Below are some records. Return exactly the lines from the one containing "R10. If it is" through the one containing "About case 5731: it", both included, and only those.

Provided data Start Marker

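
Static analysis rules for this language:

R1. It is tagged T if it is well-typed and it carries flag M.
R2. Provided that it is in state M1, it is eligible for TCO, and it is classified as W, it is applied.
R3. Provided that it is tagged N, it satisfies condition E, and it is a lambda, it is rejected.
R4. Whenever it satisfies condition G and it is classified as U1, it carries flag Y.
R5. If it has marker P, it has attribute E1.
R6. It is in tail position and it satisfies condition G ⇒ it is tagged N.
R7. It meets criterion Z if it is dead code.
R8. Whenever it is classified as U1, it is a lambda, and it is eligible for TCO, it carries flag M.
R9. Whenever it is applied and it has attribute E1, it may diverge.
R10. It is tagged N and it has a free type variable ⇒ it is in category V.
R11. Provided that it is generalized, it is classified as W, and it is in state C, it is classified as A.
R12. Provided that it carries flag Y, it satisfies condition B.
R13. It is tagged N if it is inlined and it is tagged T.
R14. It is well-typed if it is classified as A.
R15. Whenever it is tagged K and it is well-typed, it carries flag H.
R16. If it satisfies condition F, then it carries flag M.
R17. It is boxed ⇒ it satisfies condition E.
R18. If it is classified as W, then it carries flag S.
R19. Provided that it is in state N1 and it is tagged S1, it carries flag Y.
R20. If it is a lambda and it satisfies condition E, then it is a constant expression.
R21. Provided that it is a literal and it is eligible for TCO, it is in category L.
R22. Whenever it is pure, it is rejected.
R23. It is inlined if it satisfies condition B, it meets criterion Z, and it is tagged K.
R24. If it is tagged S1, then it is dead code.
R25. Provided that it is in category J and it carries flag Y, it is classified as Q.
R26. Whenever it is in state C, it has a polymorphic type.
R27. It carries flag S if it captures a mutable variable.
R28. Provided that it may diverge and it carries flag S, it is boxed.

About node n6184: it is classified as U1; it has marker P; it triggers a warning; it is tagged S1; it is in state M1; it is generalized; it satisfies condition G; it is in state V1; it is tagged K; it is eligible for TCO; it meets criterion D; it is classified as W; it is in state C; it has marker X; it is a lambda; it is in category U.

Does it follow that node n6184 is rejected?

Yes

By R2 (it is in state M1, it is eligible for TCO, it is classified as W): it is applied.
By R4 (it satisfies condition G, it is classified as U1): it carries flag Y.
By R5 (it has marker P): it has attribute E1.
By R8 (it is classified as U1, it is a lambda, it is eligible for TCO): it carries flag M.
By R9 (it is applied, it has attribute E1): it may diverge.
By R11 (it is generalized, it is classified as W, it is in state C): it is classified as A.
By R12 (it carries flag Y): it satisfies condition B.
By R14 (it is classified as A): it is well-typed.
By R18 (it is classified as W): it carries flag S.
By R24 (it is tagged S1): it is dead code.
By R28 (it may diverge, it carries flag S): it is boxed.
By R1 (it is well-typed, it carries flag M): it is tagged T.
By R7 (it is dead code): it meets criterion Z.
By R17 (it is boxed): it satisfies condition E.
By R23 (it satisfies condition B, it meets criterion Z, it is tagged K): it is inlined.
By R13 (it is inlined, it is tagged T): it is tagged N.
By R3 (it is tagged N, it satisfies condition E, it is a lambda): it is rejected.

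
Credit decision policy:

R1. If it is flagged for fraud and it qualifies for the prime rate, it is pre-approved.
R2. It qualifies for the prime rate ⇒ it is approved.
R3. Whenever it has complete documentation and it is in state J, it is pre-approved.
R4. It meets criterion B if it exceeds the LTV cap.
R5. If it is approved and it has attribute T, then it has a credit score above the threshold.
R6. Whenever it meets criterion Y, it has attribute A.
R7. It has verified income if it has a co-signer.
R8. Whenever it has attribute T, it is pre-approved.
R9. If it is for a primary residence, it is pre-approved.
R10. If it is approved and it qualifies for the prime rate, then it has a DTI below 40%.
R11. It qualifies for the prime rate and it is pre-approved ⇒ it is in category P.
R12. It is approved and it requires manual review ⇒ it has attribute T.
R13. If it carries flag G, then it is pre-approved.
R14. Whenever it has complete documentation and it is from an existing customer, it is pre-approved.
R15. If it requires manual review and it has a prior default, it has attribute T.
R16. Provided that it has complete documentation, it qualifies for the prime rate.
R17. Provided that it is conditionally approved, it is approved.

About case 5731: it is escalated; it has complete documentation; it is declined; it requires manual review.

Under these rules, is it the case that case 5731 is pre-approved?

Yes

By R16 (it has complete documentation): it qualifies for the prime rate.
By R2 (it qualifies for the prime rate): it is approved.
By R12 (it is approved, it requires manual review): it has attribute T.
By R8 (it has attribute T): it is pre-approved.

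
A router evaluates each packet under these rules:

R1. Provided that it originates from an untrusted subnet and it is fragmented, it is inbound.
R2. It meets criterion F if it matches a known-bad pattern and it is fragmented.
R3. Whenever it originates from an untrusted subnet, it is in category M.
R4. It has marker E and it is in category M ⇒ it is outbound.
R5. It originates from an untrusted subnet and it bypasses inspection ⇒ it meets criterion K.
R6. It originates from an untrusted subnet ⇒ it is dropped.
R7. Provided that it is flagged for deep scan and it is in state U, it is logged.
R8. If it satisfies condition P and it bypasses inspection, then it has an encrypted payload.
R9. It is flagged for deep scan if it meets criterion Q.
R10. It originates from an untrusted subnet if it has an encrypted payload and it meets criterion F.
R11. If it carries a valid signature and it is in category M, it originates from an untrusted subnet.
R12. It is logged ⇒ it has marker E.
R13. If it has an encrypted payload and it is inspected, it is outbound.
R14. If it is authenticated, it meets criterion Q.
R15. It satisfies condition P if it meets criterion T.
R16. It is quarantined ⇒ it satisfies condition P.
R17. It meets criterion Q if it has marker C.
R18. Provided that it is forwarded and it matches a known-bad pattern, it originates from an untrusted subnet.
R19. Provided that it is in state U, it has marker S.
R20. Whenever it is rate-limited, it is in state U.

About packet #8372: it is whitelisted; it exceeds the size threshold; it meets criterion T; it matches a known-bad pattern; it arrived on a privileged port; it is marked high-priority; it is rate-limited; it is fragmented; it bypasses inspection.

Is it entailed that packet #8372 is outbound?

Forward chaining from the given facts derives: meets criterion F, satisfies condition P, is in state U, has an encrypted payload, originates from an untrusted subnet, has marker S, is inbound, is in category M, meets criterion K, is dropped.
Rules concluding "it is outbound": R4 needs "it has marker E"; R13 needs "it is inspected" — none of these are established.

No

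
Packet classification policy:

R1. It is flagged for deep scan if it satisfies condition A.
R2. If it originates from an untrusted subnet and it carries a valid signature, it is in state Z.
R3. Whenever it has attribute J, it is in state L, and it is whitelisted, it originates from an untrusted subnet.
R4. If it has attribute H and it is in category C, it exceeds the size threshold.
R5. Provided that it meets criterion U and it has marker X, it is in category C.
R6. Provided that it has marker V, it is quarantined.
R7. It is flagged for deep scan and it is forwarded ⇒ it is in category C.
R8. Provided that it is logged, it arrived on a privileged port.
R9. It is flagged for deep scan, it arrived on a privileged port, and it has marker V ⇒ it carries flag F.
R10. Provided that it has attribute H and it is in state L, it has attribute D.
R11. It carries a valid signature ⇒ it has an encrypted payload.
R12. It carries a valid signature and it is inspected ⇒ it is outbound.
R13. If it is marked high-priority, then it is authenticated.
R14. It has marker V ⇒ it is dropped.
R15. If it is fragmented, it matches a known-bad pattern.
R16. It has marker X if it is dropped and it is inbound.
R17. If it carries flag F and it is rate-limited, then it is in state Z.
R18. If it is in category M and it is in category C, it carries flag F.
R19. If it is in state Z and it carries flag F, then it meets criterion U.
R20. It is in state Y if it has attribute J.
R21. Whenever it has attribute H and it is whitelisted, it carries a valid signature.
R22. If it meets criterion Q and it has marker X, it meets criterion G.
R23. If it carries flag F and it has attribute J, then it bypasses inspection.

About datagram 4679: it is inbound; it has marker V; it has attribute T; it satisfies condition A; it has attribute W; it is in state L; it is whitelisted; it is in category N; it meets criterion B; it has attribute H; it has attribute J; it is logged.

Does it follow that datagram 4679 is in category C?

Yes

By R1 (it satisfies condition A): it is flagged for deep scan.
By R3 (it has attribute J, it is in state L, it is whitelisted): it originates from an untrusted subnet.
By R8 (it is logged): it arrived on a privileged port.
By R9 (it is flagged for deep scan, it arrived on a privileged port, it has marker V): it carries flag F.
By R14 (it has marker V): it is dropped.
By R16 (it is dropped, it is inbound): it has marker X.
By R21 (it has attribute H, it is whitelisted): it carries a valid signature.
By R2 (it originates from an untrusted subnet, it carries a valid signature): it is in state Z.
By R19 (it is in state Z, it carries flag F): it meets criterion U.
By R5 (it meets criterion U, it has marker X): it is in category C.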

Provided data End Marker

**Expected answer**
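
R10. If it is approved and it qualifies for the prime rate, then it has a DTI below 40%.
R11. It qualifies for the prime rate and it is pre-approved ⇒ it is in category P.
R12. It is approved and it requires manual review ⇒ it has attribute T.
R13. If it carries flag G, then it is pre-approved.
R14. Whenever it has complete documentation and it is from an existing customer, it is pre-approved.
R15. If it requires manual review and it has a prior default, it has attribute T.
R16. Provided that it has complete documentation, it qualifies for the prime rate.
R17. Provided that it is conditionally approved, it is approved.

About case 5731: it is escalated; it has complete documentation; it is declined; it requires manual review.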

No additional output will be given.